Pick every line from the data that holds the word "units".
___ Information supplied ___
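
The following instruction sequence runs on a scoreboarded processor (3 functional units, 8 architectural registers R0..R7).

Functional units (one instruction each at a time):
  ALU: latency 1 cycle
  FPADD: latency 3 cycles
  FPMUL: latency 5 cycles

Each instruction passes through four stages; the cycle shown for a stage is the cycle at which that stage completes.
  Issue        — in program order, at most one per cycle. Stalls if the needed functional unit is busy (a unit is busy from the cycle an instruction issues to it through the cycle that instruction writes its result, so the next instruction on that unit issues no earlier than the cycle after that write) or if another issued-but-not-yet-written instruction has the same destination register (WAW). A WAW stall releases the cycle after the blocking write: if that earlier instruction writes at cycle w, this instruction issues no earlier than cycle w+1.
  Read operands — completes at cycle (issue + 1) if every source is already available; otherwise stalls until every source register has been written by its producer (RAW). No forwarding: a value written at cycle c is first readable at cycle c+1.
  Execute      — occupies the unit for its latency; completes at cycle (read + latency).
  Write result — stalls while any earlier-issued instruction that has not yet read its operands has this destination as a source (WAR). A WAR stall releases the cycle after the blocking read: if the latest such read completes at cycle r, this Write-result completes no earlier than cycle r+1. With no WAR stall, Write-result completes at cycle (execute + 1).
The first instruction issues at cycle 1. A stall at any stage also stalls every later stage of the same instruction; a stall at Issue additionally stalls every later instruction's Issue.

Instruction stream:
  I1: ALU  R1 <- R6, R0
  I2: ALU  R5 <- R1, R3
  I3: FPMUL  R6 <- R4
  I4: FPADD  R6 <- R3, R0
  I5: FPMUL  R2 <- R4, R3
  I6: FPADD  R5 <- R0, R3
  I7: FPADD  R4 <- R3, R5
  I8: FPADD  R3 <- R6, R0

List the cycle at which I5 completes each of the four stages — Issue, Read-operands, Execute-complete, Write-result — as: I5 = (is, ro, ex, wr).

I5 = (15, 16, 21, 22)

[I1] 1/2/3/4
[I2] 5/6/7/8  (struct: ALU busy until I1 writes@4)
[I3] 6/7/12/13
[I4] 14/15/18/19  (WAW R6: wait I3 write@13)
[I5] 15/16/21/22
[I6] 20/21/24/25  (struct: FPADD busy until I4 writes@19)
[I7] 26/27/30/31  (struct: FPADD busy until I6 writes@25)
[I8] 32/33/36/37  (struct: FPADD busy until I7 writes@31)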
___
§ Written reply:
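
The following instruction sequence runs on a scoreboarded processor (3 functional units, 8 architectural registers R0..R7).
Functional units (one instruction each at a time):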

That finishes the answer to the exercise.